» **WORK REQUIRED**: When you reach the line containing "Answer: -19/6 ≈ -3.1667" in the entries below, begin reproducing lines exactly, and stop once the line containing "Let z(v) = v." is done.

START DATA EXCERPTS

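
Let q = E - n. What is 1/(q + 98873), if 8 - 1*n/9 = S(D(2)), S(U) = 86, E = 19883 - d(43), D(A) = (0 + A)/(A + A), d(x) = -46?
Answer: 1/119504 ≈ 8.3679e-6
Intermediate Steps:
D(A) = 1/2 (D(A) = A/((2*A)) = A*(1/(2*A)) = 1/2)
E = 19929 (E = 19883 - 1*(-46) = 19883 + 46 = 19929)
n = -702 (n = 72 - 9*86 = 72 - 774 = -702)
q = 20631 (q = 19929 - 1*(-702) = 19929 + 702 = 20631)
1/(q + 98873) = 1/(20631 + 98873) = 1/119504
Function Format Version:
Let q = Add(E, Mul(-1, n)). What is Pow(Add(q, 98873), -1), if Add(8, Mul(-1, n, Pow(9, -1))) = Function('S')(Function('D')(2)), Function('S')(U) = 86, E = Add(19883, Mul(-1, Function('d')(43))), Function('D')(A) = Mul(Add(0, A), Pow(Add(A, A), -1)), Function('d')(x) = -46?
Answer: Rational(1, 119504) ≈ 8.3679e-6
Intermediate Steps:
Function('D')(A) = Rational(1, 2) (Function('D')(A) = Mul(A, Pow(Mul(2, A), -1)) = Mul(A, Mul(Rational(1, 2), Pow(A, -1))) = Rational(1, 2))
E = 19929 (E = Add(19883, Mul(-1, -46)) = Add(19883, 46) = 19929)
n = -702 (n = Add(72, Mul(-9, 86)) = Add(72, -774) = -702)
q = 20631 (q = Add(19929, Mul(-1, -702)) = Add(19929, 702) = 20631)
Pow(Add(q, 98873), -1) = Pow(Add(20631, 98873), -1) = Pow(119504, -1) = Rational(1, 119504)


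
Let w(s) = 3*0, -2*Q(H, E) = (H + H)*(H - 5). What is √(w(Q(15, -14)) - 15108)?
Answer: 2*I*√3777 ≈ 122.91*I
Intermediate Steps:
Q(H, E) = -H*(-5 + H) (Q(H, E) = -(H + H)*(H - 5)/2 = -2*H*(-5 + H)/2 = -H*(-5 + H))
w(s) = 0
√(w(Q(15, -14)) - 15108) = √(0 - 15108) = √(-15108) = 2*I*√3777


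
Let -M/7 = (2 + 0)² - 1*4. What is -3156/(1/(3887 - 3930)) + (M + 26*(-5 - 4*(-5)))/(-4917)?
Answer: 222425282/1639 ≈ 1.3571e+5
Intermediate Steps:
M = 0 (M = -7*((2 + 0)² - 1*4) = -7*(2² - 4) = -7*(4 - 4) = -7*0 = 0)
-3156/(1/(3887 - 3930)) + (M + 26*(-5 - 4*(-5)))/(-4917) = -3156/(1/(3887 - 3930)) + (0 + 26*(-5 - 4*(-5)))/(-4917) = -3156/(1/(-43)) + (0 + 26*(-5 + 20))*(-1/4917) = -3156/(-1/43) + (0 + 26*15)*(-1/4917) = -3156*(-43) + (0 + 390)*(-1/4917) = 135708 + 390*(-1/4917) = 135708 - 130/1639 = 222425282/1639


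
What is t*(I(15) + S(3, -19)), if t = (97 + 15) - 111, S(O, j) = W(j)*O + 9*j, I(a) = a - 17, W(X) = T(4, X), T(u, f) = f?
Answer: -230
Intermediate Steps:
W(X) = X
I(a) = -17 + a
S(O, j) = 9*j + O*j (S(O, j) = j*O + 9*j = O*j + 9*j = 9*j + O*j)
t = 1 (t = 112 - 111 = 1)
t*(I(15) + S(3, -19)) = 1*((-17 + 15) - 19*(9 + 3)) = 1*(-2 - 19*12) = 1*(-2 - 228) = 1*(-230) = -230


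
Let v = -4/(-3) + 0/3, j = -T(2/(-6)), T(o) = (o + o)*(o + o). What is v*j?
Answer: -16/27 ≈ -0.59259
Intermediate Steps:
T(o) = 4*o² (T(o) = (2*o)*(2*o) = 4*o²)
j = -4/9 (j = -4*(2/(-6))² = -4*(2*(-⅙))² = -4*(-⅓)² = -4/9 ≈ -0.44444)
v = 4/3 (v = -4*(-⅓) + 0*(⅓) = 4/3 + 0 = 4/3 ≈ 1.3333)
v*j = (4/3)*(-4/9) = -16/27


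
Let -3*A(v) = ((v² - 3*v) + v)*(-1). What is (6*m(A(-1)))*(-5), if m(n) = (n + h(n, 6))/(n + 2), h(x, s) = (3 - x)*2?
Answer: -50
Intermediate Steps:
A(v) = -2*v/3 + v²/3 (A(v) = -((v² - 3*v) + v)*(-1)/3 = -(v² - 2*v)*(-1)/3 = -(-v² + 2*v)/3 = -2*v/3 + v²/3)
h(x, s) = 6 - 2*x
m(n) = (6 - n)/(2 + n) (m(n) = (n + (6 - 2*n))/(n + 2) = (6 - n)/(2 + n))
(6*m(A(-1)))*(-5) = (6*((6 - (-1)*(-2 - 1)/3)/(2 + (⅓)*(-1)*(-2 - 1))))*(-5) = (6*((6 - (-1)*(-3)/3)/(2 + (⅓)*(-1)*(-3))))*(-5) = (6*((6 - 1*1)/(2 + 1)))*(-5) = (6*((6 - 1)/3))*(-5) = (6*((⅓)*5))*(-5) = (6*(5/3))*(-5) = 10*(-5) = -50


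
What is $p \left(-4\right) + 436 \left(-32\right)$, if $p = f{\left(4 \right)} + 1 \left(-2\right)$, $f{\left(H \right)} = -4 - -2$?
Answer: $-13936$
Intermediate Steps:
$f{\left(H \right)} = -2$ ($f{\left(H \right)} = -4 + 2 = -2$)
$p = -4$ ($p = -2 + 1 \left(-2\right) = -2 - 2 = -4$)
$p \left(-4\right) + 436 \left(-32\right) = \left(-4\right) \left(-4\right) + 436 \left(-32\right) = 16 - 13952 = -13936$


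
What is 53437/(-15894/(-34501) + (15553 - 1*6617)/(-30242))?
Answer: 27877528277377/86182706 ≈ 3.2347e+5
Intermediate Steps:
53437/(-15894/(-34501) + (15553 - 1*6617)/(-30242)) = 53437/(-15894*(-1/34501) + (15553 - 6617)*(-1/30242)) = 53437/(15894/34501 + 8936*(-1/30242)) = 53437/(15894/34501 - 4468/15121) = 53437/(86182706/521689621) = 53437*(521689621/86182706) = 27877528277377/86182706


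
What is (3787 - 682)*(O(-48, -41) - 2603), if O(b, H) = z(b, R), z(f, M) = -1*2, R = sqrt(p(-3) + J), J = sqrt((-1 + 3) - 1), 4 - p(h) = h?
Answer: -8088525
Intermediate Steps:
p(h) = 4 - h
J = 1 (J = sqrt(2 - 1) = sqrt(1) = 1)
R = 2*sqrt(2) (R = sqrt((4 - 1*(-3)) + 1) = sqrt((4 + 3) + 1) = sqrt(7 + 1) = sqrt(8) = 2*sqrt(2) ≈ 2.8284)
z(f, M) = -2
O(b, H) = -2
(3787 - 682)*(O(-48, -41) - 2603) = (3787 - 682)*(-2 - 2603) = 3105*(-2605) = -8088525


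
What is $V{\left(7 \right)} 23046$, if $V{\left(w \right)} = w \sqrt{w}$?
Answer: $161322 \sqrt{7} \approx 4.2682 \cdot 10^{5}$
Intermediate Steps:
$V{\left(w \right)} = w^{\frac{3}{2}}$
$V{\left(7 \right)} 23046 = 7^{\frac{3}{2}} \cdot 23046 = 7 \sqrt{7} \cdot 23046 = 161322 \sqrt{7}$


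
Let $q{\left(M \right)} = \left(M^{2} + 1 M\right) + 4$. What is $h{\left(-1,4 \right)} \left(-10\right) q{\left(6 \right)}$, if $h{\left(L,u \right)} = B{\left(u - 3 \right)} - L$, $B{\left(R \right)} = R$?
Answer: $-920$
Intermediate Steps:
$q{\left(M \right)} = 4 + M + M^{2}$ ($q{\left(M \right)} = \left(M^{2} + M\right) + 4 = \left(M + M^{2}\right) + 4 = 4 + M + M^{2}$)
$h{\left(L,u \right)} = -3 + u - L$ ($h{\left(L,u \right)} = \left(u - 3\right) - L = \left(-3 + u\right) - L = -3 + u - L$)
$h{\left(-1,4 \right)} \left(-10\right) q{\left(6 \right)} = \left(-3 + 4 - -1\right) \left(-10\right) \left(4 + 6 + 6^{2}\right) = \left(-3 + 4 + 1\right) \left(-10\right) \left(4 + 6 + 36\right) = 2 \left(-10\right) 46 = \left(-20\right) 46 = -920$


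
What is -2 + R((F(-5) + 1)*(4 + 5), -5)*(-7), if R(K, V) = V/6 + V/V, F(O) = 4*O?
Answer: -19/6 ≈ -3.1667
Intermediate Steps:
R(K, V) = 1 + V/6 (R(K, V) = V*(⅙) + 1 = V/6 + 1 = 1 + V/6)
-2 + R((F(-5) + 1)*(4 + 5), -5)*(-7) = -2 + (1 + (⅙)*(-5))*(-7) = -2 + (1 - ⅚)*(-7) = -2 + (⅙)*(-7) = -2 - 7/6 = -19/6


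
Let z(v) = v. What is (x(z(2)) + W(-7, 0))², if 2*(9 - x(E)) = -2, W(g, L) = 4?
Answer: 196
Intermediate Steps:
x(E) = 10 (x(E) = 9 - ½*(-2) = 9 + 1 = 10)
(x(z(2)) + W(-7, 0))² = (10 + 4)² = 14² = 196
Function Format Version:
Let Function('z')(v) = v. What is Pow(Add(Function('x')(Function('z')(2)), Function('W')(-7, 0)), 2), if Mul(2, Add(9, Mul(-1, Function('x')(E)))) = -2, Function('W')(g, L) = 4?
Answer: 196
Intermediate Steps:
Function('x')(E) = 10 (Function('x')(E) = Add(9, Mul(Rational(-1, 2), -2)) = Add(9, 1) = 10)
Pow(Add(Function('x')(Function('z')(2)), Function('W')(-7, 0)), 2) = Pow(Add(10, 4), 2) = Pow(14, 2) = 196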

END DATA EXCERPTS

» **RESPONSE TO THE EXERCISE**:
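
Answer: -19/6 ≈ -3.1667
Intermediate Steps:
R(K, V) = 1 + V/6 (R(K, V) = V*(⅙) + 1 = V/6 + 1 = 1 + V/6)
-2 + R((F(-5) + 1)*(4 + 5), -5)*(-7) = -2 + (1 + (⅙)*(-5))*(-7) = -2 + (1 - ⅚)*(-7) = -2 + (⅙)*(-7) = -2 - 7/6 = -19/6


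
Let z(v) = v. What is (x(z(2)) + W(-7, 0))², if 2*(9 - x(E)) = -2, W(g, L) = 4?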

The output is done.